--- ENTRIES SHOWN ---

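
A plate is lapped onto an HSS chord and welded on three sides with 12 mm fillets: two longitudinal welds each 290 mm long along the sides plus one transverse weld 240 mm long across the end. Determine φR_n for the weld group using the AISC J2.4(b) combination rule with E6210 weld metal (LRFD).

φR_n ≈ 2020 kN

E62XX → F_EXX = 620 MPa.
t_e = 0.707 × 12 = 8.484 mm.
R_nwl = 0.6 × 620 × 8.484 × 580 × 10⁻³ = 1831 kN (longitudinal, 2 welds).
R_nwt = 0.6 × 620 × 8.484 × 240 × 10⁻³ = 757.5 kN (transverse, base value).
(i) R_nwl + R_nwt = 2588 kN; (ii) 0.85 R_nwl + 1.5 R_nwt = 2692 kN.
R_n = max = 2692 kN [governs: (ii)]; φR_n = 2019 kN.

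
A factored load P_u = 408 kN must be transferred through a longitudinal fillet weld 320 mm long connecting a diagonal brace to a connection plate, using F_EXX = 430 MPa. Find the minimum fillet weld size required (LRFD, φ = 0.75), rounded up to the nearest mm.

w = 10 mm

Total weld length L = 320 mm.
Required throat t_e = P_u / (φ × 0.6 F_EXX × L) = 408 / (0.75 × 0.6 × 430 × 320 × 10⁻³) = 6.589 mm.
Required leg w = t_e / 0.707 = 9.32 mm → use 10 mm.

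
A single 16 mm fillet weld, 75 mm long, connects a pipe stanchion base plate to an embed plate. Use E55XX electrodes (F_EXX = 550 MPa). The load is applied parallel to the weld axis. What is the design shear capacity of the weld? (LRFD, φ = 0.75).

Effective throat t_e = 0.707 × 16 = 11.31 mm.
Total length L = 75 mm; A_we = 11.31 × 75 = 848.4 mm².
F_nw = 0.6 F_EXX = 0.6 × 550 = 330 MPa.
φR_n = 0.75 × 330 × 848.4 × 10⁻³ = 210 kN.

φR_n ≈ 210 kN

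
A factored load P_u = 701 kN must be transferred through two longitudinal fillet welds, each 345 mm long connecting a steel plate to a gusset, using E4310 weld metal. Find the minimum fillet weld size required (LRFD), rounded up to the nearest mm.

w = 8 mm

E43XX → F_EXX = 430 MPa.
Total weld length L = 690 mm.
Required throat t_e = P_u / (φ × 0.6 F_EXX × L) = 701 / (0.75 × 0.6 × 430 × 690 × 10⁻³) = 5.25 mm.
Required leg w = t_e / 0.707 = 7.426 mm → use 8 mm.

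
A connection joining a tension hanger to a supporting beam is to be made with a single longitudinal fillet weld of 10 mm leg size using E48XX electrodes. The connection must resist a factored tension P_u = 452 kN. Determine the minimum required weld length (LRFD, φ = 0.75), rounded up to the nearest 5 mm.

E48XX → F_EXX = 480 MPa.
Throat t_e = 0.707 × 10 = 7.07 mm.
φr_n = 0.75 × 0.6 × 480 × 7.07 × 10⁻³ = 1.527 kN/mm.
L_req = P_u / φr_n = 452 / 1.527 = 296 mm total.
Round up → use L = 300 mm.

L = 300 mm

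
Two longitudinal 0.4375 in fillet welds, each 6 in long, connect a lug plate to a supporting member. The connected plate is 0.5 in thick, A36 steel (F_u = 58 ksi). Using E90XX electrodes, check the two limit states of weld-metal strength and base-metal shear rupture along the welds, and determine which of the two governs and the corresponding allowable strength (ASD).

E90XX → F_EXX = 90 ksi.
t_e = 0.707 × 0.4375 = 0.3093 in; L = 12 in.
Weld metal: R_n/Ω = (1/2.0) × 0.6 × 90 × 0.3093 × 12 = 100.2 kip.
Base metal (shear rupture): R_n/Ω = (1/2.0) × 0.6 × 58 × 0.5 × 12 = 104.4 kip.
Governing: weld metal.

R_n/Ω ≈ 100 kip (weld metal governs)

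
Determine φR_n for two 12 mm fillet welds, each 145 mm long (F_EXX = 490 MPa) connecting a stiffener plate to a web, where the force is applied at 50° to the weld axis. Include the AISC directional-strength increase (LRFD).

t_e = 0.707 × 12 = 8.484 mm; A_we = 8.484 × 290 = 2460 mm².
Directional factor: 1.0 + 0.5 sin^1.5(50°) = 1.335.
F_nw = 0.6 × 490 × 1.335 = 392.6 MPa.
φR_n = 0.75 × 392.6 × 2460 × 10⁻³ = 724.4 kN.

φR_n ≈ 724 kN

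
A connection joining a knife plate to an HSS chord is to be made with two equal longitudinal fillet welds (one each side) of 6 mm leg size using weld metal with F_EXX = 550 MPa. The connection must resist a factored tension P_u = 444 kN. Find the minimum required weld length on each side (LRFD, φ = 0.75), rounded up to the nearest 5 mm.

L = 215 mm on each side

Throat t_e = 0.707 × 6 = 4.242 mm.
φr_n = 0.75 × 0.6 × 550 × 4.242 × 10⁻³ = 1.05 kN/mm.
L_req = P_u / φr_n = 444 / 1.05 = 422.9 mm total.
Per side: 422.9 / 2 = 211.4 mm.
Round up → use L = 215 mm on each side.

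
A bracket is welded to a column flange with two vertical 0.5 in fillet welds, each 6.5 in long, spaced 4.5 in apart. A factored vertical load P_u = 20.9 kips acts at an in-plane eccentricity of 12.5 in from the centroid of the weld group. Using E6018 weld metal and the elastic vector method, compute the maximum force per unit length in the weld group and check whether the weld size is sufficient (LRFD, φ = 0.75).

E60XX → F_EXX = 60 ksi.
Total weld length L_w = 13 in. Treat welds as unit-width lines.
Polar moment about centroid: J = 2[d³/12 + d(b/2)²] = 2[6.5³/12 + 6.5×2.25²] = 111.6 in³.
Direct shear f_v = P/L_w = 20.9 / 13 = 1.608 kip/in (vertical).
Torsion M = P·e = 20.9 × 12.5 = 261.25 kip·in.
Critical point at (x, y) = (2.25, 3.25) from centroid. f_tx = M·y/J = 7.609 kip/in; f_ty = M·x/J = 5.268 kip/in.
Resultant f_max = √[f_tx² + (f_v + f_ty)²] = √[7.609² + (1.608 + 5.268)²] = 10.26 kip/in.
Capacity per unit length: φr_n = 0.75 × 0.6 × 60 × (0.707 × 0.5) = 9.544 kip/in.
10.26 > 9.544 → NOT adequate.

f_max ≈ 10.3 kip/in; NOT adequate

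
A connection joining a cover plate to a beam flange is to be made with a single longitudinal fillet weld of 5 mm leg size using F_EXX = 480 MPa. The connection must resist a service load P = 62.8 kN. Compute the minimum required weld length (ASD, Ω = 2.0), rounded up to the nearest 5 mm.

Throat t_e = 0.707 × 5 = 3.535 mm.
r_n/Ω = (0.6 × 480 × 3.535) / 2.0 = 509 N/mm = 0.509 kN/mm.
L_req = P / (r_n/Ω) = 62.8 / 0.509 = 123.4 mm total.
Round up → use L = 125 mm.

L = 125 mm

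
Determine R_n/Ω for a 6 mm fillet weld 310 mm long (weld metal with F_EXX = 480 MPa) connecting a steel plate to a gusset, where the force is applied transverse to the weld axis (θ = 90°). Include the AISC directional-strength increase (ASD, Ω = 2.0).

R_n/Ω ≈ 284 kN

t_e = 0.707 × 6 = 4.242 mm; A_we = 4.242 × 310 = 1315 mm².
Directional factor: 1.0 + 0.5 sin^1.5(90°) = 1.5.
F_nw = 0.6 × 480 × 1.5 = 432 MPa.
R_n/Ω = (432 × 1315) / 2.0 × 10⁻³ = 284 kN.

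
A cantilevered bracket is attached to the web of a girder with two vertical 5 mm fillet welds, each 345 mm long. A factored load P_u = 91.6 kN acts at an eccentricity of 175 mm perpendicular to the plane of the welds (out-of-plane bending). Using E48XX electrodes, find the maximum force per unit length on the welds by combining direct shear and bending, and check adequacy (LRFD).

f_max ≈ 425 N/mm; adequate

E48XX → F_EXX = 480 MPa.
L_w = 2 × 345 = 690 mm; section modulus (unit throat) S = 2 × L²/6 = 39680 mm².
Direct shear f_v = P/L_w = 91.6×10³/690 = 132.8 N/mm.
Moment M = P × e = 91.6×10³ × 175 = 16030000 N·mm; bending f_b = M/S = 404 N/mm.
f_max = √(f_v² + f_b²) = √(132.8² + 404²) = 425.3 N/mm.
φr_n = 0.75 × 0.6 × 480 × (0.707 × 5) = 763.6 N/mm → adequate.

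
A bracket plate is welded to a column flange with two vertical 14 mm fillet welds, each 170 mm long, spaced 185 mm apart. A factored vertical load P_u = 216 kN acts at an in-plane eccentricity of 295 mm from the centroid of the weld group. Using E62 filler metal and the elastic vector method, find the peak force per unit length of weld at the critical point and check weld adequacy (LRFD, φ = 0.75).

f_max ≈ 2650 N/mm; adequate

E62XX → F_EXX = 620 MPa.
Total weld length L_w = 340 mm. Treat welds as unit-width lines.
Polar moment about centroid: J = 2[d³/12 + d(b/2)²] = 2[170³/12 + 170×92.5²] = 3728000 mm³.
Direct shear f_v = P/L_w = 216×10³ / 340 = 635.3 N/mm (vertical).
Torsion M = P·e = 216×10³ × 295 = 63720000 N·mm.
Critical point at (x, y) = (92.5, 85) from centroid. f_tx = M·y/J = 1453 N/mm; f_ty = M·x/J = 1581 N/mm.
Resultant f_max = √[f_tx² + (f_v + f_ty)²] = √[1453² + (635.3 + 1581)²] = 2650 N/mm.
Capacity per unit length: φr_n = 0.75 × 0.6 × 620 × (0.707 × 14) = 2762 N/mm.
2650 ≤ 2762 → adequate.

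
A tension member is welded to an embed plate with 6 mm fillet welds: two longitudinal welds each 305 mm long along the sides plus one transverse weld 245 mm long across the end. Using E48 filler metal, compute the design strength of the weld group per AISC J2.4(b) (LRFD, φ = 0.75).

φR_n ≈ 812 kN

E48XX → F_EXX = 480 MPa.
t_e = 0.707 × 6 = 4.242 mm.
R_nwl = 0.6 × 480 × 4.242 × 610 × 10⁻³ = 745.2 kN (longitudinal, 2 welds).
R_nwt = 0.6 × 480 × 4.242 × 245 × 10⁻³ = 299.3 kN (transverse, base value).
(i) R_nwl + R_nwt = 1045 kN; (ii) 0.85 R_nwl + 1.5 R_nwt = 1082 kN.
R_n = max = 1082 kN [governs: (ii)]; φR_n = 811.8 kN.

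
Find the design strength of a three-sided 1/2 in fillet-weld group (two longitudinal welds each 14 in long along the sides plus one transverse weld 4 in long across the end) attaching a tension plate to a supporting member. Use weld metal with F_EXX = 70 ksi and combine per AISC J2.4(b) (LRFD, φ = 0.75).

φR_n ≈ 356 kips

t_e = 0.707 × 0.5 = 0.3535 in.
R_nwl = 0.6 × 70 × 0.3535 × 28 = 415.7 kips (longitudinal, 2 welds).
R_nwt = 0.6 × 70 × 0.3535 × 4 = 59.39 kips (transverse, base value).
(i) R_nwl + R_nwt = 475.1 kips; (ii) 0.85 R_nwl + 1.5 R_nwt = 442.4 kips.
R_n = max = 475.1 kips [governs: (i)]; φR_n = 356.3 kips.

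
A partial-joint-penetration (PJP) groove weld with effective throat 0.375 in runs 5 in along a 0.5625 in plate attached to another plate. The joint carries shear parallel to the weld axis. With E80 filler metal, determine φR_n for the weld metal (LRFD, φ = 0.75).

φR_n ≈ 67.5 kips

E80XX → F_EXX = 80 ksi.
Effective throat (given) t_e = 0.375 in.
A_we = 0.375 × 5 = 1.875 in².
F_nw = 0.6 F_EXX = 48 ksi.
φR_n = 0.75 × 48 × 1.875 = 67.5 kips.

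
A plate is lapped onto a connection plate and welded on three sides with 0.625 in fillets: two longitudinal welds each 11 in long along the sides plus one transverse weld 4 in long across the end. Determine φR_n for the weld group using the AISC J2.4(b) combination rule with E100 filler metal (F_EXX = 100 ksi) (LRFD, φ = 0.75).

t_e = 0.707 × 0.625 = 0.4419 in.
R_nwl = 0.6 × 100 × 0.4419 × 22 = 583.3 kips (longitudinal, 2 welds).
R_nwt = 0.6 × 100 × 0.4419 × 4 = 106 kips (transverse, base value).
(i) R_nwl + R_nwt = 689.3 kips; (ii) 0.85 R_nwl + 1.5 R_nwt = 654.9 kips.
R_n = max = 689.3 kips [governs: (i)]; φR_n = 517 kips.

φR_n ≈ 517 kips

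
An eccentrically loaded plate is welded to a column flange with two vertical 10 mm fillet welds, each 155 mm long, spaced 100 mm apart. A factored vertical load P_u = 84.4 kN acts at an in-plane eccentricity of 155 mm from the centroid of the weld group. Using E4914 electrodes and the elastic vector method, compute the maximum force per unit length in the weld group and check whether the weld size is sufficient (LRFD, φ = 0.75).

E49XX → F_EXX = 490 MPa.
Total weld length L_w = 310 mm. Treat welds as unit-width lines.
Polar moment about centroid: J = 2[d³/12 + d(b/2)²] = 2[155³/12 + 155×50²] = 1396000 mm³.
Direct shear f_v = P/L_w = 84.4×10³ / 310 = 272.3 N/mm (vertical).
Torsion M = P·e = 84.4×10³ × 155 = 13082000 N·mm.
Critical point at (x, y) = (50, 77.5) from centroid. f_tx = M·y/J = 726.4 N/mm; f_ty = M·x/J = 468.7 N/mm.
Resultant f_max = √[f_tx² + (f_v + f_ty)²] = √[726.4² + (272.3 + 468.7)²] = 1038 N/mm.
Capacity per unit length: φr_n = 0.75 × 0.6 × 490 × (0.707 × 10) = 1559 N/mm.
1038 ≤ 1559 → adequate.

f_max ≈ 1040 N/mm; adequate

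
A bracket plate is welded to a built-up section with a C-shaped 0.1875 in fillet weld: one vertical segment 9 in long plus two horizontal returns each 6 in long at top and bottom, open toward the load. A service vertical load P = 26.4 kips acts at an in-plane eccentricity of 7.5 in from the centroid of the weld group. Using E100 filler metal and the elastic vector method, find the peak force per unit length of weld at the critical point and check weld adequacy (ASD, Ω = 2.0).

f_max ≈ 4.16 kip/in; NOT adequate

E100XX → F_EXX = 100 ksi.
Total weld length L_w = 21 in. Treat welds as unit-width lines.
Centroid: x̄ = 2×6×3 / 21 = 1.714 in from the vertical weld.
Polar moment about centroid: J = I_x + I_y = [9³/12 + 2×6×4.5²] + [9×1.714² + 2(6³/12 + 6×1.286²)] = 386 in³.
Direct shear f_v = P/L_w = 26.4 / 21 = 1.257 kip/in (vertical).
Torsion M = P·e = 26.4 × 7.5 = 198 kip·in.
Critical point at (x, y) = (4.286, 4.5) from centroid. f_tx = M·y/J = 2.308 kip/in; f_ty = M·x/J = 2.198 kip/in.
Resultant f_max = √[f_tx² + (f_v + f_ty)²] = √[2.308² + (1.257 + 2.198)²] = 4.155 kip/in.
Capacity per unit length: r_n/Ω = (1/2.0) × 0.6 × 100 × (0.707 × 0.1875) = 3.977 kip/in.
4.155 > 3.977 → NOT adequate.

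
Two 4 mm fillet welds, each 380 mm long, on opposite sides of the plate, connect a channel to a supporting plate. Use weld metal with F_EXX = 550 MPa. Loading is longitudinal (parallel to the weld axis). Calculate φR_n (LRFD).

φR_n ≈ 532 kN

Effective throat t_e = 0.707 × 4 = 2.828 mm.
Total length L = 760 mm; A_we = 2.828 × 760 = 2149 mm².
F_nw = 0.6 F_EXX = 0.6 × 550 = 330 MPa.
φR_n = 0.75 × 330 × 2149 × 10⁻³ = 531.9 kN.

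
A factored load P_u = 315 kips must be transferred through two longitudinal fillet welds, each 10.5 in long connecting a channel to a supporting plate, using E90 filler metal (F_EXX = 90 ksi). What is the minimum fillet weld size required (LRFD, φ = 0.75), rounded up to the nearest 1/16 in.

Total weld length L = 21 in.
Required throat t_e = P_u / (φ × 0.6 F_EXX × L) = 315 / (0.75 × 0.6 × 90 × 21) = 0.3704 in.
Required leg w = t_e / 0.707 = 0.5239 in → use 9/16 in.

w = 9/16 in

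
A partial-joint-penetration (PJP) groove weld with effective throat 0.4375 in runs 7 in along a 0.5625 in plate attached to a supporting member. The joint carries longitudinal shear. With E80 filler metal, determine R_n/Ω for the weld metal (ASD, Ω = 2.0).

R_n/Ω ≈ 73.5 kips

E80XX → F_EXX = 80 ksi.
Effective throat (given) t_e = 0.4375 in.
A_we = 0.4375 × 7 = 3.062 in².
F_nw = 0.6 F_EXX = 48 ksi.
R_n/Ω = (48 × 3.062) / 2.0 = 73.5 kips.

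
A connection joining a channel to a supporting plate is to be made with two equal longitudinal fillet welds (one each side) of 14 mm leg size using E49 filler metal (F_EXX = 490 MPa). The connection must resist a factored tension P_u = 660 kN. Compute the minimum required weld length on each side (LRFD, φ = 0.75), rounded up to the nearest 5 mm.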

--- PROBLEM TO WORK ON ---
Print exactly the lines from the one with "A factored load P_u = 315" through the last line of the material, including both, and no others.

--- TASK RESPONSE ---
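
A factored load P_u = 315 kips must be transferred through two longitudinal fillet welds, each 10.5 in long connecting a channel to a supporting plate, using E90 filler metal (F_EXX = 90 ksi). What is the minimum fillet weld size required (LRFD, φ = 0.75), rounded up to the nearest 1/16 in.

Total weld length L = 21 in.
Required throat t_e = P_u / (φ × 0.6 F_EXX × L) = 315 / (0.75 × 0.6 × 90 × 21) = 0.3704 in.
Required leg w = t_e / 0.707 = 0.5239 in → use 9/16 in.

w = 9/16 in

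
A partial-joint-penetration (PJP) groove weld with effective throat 0.4375 in runs 7 in along a 0.5625 in plate attached to a supporting member. The joint carries longitudinal shear. With E80 filler metal, determine R_n/Ω for the weld metal (ASD, Ω = 2.0).

R_n/Ω ≈ 73.5 kips

E80XX → F_EXX = 80 ksi.
Effective throat (given) t_e = 0.4375 in.
A_we = 0.4375 × 7 = 3.062 in².
F_nw = 0.6 F_EXX = 48 ksi.
R_n/Ω = (48 × 3.062) / 2.0 = 73.5 kips.

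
A connection joining a channel to a supporting plate is to be made with two equal longitudinal fillet welds (one each side) of 14 mm leg size using E49 filler metal (F_EXX = 490 MPa). The connection must resist a factored tension P_u = 660 kN. Compute the minimum required weld length on each side (LRFD, φ = 0.75), rounded up to the nearest 5 mm.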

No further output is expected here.